# DESCRIPTION OF THE TASK
When you find the line with "If 59 seats" among the records below, reproduce it and each line after it exactly, ending with the line with "Ashgrove = 2402;".

# DATA IN THIS EXERCISE

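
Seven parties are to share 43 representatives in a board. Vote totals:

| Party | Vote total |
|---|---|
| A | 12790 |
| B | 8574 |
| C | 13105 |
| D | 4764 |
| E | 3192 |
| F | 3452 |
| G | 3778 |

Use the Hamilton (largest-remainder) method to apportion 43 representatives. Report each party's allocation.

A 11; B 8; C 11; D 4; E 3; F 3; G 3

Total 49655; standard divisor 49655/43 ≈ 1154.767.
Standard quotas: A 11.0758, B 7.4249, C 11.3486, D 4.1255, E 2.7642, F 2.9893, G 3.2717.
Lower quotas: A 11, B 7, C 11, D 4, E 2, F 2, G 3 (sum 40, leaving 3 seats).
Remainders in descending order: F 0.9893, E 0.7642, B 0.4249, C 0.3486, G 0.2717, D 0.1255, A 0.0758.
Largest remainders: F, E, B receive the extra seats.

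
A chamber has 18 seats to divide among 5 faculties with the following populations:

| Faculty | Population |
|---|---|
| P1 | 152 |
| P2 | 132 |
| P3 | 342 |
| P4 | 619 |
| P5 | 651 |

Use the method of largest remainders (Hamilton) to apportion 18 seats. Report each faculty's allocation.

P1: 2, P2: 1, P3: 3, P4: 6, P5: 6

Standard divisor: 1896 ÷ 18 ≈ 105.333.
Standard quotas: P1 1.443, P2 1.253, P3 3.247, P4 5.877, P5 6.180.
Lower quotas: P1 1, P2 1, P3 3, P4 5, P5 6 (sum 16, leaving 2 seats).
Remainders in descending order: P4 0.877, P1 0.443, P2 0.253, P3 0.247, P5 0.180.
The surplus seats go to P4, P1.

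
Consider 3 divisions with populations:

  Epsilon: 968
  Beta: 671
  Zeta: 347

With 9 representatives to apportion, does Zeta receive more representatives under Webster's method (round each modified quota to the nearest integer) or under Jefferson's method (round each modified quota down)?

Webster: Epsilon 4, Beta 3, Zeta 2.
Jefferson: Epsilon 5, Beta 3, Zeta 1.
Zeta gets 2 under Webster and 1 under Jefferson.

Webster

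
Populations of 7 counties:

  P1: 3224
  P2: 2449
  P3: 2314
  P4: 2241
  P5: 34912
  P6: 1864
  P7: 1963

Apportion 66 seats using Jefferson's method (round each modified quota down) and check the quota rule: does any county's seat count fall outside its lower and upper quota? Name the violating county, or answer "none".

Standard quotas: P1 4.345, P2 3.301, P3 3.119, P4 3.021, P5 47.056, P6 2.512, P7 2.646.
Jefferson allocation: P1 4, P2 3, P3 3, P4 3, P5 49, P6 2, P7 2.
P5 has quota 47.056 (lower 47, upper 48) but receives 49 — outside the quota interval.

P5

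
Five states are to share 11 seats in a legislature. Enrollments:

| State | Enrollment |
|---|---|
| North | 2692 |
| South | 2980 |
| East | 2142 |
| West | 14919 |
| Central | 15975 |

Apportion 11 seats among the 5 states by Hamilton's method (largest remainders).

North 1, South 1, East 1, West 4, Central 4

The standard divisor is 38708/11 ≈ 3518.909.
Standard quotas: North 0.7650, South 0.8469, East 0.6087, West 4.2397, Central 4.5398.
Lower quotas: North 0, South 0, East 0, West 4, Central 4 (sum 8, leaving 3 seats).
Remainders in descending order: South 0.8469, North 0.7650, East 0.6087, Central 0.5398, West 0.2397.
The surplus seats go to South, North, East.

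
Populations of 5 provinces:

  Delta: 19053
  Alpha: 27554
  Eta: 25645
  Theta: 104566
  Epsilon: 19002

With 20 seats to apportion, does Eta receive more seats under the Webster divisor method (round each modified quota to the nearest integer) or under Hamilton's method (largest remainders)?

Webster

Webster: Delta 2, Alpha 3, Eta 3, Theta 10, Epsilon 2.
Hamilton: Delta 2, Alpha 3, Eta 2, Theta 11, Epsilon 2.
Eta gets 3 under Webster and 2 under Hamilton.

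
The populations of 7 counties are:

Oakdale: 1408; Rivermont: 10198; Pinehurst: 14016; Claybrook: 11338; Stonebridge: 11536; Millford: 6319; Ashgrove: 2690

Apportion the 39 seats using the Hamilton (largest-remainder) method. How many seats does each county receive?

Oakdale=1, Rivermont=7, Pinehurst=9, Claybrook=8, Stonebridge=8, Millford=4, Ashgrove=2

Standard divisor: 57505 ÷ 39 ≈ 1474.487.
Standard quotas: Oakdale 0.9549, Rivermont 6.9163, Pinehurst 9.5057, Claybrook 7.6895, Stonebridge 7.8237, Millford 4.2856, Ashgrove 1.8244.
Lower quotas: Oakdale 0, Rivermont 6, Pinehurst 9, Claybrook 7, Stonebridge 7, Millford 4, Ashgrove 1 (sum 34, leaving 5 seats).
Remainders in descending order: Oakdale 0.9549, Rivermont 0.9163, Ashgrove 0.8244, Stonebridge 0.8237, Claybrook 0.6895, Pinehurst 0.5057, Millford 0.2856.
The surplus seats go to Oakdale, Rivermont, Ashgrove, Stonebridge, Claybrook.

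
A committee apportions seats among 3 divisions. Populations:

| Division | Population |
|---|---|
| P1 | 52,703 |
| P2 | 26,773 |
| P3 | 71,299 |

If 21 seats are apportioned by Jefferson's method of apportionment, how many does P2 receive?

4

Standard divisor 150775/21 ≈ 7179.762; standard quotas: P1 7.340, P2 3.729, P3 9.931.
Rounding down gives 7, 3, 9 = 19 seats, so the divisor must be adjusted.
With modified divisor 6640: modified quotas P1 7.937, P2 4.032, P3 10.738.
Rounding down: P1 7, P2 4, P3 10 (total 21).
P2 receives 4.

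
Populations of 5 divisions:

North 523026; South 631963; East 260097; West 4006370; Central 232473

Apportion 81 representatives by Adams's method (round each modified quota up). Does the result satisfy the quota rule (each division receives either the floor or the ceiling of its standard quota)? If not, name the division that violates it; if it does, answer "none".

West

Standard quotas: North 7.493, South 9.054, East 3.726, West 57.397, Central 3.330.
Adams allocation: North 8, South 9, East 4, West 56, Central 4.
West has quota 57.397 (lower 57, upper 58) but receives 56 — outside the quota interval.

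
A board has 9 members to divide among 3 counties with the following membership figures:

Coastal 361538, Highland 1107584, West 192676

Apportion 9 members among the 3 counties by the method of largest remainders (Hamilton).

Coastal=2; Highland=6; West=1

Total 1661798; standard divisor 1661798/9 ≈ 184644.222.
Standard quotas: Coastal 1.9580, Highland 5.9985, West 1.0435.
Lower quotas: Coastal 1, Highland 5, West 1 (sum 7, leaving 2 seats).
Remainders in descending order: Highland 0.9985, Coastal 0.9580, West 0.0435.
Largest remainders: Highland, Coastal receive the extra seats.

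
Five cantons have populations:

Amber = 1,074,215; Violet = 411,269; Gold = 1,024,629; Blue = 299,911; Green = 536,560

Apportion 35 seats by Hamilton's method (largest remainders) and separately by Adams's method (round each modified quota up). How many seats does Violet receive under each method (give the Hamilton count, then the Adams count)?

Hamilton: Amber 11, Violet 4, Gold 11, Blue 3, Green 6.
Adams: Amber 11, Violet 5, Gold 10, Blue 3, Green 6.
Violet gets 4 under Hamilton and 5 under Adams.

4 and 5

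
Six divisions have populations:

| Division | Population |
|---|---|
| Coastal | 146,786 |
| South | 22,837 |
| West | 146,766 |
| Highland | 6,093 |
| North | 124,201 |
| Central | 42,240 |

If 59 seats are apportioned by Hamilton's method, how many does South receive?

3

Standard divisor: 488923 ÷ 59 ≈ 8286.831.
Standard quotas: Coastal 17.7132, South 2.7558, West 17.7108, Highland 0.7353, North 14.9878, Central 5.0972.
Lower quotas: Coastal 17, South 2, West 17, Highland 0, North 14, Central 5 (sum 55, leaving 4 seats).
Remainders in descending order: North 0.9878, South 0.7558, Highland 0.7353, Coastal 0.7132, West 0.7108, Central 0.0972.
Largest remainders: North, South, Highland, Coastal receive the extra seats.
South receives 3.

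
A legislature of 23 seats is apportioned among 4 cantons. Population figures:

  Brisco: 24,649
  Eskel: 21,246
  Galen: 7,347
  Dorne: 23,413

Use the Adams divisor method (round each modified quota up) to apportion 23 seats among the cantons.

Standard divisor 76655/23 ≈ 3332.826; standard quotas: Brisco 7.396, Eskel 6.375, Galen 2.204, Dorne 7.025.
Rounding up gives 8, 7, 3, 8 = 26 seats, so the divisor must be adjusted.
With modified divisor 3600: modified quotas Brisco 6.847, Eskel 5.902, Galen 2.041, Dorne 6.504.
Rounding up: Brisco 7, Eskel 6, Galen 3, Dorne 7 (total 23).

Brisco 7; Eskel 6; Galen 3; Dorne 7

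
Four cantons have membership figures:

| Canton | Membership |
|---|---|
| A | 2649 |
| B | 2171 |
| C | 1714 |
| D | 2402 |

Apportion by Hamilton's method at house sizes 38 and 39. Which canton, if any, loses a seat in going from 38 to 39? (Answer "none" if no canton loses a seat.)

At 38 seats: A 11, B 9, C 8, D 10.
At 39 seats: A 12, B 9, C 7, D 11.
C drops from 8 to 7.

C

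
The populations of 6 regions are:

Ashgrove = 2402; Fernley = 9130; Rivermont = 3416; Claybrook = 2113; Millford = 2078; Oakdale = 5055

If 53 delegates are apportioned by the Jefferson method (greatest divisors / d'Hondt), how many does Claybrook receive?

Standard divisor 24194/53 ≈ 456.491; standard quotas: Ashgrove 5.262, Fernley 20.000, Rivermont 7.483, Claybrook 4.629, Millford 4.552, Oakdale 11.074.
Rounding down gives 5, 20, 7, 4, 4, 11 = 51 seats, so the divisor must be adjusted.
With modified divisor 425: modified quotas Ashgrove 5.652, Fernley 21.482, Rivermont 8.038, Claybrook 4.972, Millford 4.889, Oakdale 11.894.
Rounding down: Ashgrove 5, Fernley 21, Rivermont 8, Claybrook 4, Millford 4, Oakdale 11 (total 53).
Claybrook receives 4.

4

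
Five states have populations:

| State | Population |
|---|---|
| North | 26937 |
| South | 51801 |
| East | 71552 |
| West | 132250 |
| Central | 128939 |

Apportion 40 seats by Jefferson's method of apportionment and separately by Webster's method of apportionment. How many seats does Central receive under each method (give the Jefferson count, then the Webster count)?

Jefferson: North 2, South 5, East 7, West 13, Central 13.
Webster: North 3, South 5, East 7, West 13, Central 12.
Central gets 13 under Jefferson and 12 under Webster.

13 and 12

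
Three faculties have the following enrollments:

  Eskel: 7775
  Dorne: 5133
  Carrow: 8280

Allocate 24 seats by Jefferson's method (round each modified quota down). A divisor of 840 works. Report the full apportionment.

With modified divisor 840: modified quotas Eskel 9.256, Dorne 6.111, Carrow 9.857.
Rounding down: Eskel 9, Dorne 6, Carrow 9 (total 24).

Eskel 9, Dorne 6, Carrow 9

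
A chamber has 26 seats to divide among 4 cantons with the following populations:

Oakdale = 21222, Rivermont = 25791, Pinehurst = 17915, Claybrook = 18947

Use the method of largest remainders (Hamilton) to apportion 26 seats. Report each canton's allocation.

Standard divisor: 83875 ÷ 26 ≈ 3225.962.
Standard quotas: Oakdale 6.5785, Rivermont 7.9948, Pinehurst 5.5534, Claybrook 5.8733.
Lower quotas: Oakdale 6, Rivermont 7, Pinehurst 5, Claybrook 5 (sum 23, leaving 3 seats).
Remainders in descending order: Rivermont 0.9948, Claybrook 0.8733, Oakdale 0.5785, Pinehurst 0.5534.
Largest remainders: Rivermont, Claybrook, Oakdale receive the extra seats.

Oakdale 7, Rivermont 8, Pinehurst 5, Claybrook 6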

* * *

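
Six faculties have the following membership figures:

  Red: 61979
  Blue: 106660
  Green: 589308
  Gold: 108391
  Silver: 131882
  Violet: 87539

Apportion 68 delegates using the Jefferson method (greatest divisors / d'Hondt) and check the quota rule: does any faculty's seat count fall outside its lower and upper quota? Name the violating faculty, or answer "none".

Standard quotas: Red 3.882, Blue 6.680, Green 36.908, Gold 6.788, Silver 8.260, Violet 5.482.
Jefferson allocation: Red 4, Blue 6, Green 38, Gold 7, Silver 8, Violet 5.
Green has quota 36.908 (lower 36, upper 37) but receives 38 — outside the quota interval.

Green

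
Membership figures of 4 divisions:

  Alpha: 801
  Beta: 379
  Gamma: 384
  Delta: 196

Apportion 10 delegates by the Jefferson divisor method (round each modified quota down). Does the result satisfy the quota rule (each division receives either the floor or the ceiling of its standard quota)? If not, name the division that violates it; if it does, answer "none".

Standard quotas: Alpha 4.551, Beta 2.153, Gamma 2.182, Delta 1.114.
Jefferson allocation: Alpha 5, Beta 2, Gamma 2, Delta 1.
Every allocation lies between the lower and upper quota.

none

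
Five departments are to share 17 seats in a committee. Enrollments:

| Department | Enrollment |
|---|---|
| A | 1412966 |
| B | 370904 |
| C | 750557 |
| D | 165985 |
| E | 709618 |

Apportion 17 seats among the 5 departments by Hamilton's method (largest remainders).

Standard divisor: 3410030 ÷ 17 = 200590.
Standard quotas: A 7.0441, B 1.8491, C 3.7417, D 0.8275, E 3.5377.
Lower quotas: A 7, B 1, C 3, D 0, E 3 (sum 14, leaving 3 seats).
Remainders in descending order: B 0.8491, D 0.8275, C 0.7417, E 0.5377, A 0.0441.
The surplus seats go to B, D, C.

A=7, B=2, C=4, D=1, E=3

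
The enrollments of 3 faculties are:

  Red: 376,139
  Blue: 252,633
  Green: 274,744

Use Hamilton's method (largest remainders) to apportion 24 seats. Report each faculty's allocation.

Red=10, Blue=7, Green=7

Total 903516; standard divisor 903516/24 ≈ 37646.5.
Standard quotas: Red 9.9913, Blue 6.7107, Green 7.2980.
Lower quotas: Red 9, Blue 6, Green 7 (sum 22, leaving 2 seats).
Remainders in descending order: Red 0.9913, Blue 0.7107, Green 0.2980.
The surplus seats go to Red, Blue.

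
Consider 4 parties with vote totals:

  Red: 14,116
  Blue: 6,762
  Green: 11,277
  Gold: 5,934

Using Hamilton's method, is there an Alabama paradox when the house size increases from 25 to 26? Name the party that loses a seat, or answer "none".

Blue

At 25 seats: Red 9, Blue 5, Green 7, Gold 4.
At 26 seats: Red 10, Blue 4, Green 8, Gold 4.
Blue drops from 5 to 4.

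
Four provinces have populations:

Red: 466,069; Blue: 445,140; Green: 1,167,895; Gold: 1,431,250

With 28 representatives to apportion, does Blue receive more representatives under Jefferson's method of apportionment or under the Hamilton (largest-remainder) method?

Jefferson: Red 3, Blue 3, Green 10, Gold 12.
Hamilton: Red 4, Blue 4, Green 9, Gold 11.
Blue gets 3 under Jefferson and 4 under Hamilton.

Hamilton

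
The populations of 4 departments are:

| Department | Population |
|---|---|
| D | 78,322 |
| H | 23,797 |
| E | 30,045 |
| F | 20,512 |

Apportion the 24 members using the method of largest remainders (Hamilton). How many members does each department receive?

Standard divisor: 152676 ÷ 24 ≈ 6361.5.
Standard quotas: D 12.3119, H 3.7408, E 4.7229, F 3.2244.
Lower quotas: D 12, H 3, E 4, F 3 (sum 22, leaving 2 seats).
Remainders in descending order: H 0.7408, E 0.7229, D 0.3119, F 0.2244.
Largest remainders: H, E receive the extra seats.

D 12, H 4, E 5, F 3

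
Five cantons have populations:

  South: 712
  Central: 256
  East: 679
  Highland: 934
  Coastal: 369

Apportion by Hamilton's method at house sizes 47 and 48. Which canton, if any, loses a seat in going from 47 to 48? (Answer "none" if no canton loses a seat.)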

# REPLY TO THE TASK
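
If 59 seats are apportioned by Hamilton's method, how many does South receive?

3

Standard divisor: 488923 ÷ 59 ≈ 8286.831.
Standard quotas: Coastal 17.7132, South 2.7558, West 17.7108, Highland 0.7353, North 14.9878, Central 5.0972.
Lower quotas: Coastal 17, South 2, West 17, Highland 0, North 14, Central 5 (sum 55, leaving 4 seats).
Remainders in descending order: North 0.9878, South 0.7558, Highland 0.7353, Coastal 0.7132, West 0.7108, Central 0.0972.
Largest remainders: North, South, Highland, Coastal receive the extra seats.
South receives 3.

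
A legislature of 23 seats is apportioned among 4 cantons. Population figures:

  Brisco: 24,649
  Eskel: 21,246
  Galen: 7,347
  Dorne: 23,413

Use the Adams divisor method (round each modified quota up) to apportion 23 seats among the cantons.

Standard divisor 76655/23 ≈ 3332.826; standard quotas: Brisco 7.396, Eskel 6.375, Galen 2.204, Dorne 7.025.
Rounding up gives 8, 7, 3, 8 = 26 seats, so the divisor must be adjusted.
With modified divisor 3600: modified quotas Brisco 6.847, Eskel 5.902, Galen 2.041, Dorne 6.504.
Rounding up: Brisco 7, Eskel 6, Galen 3, Dorne 7 (total 23).

Brisco 7; Eskel 6; Galen 3; Dorne 7

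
Four cantons have membership figures:

| Canton | Membership |
|---|---|
| A | 2649 |
| B | 2171 |
| C | 1714 |
| D | 2402 |

Apportion by Hamilton's method at house sizes 38 and 39. Which canton, if any, loses a seat in going from 38 to 39? (Answer "none" if no canton loses a seat.)

At 38 seats: A 11, B 9, C 8, D 10.
At 39 seats: A 12, B 9, C 7, D 11.
C drops from 8 to 7.

C

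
The populations of 6 regions are:

Ashgrove = 2402; Fernley = 9130; Rivermont = 3416; Claybrook = 2113; Millford = 2078; Oakdale = 5055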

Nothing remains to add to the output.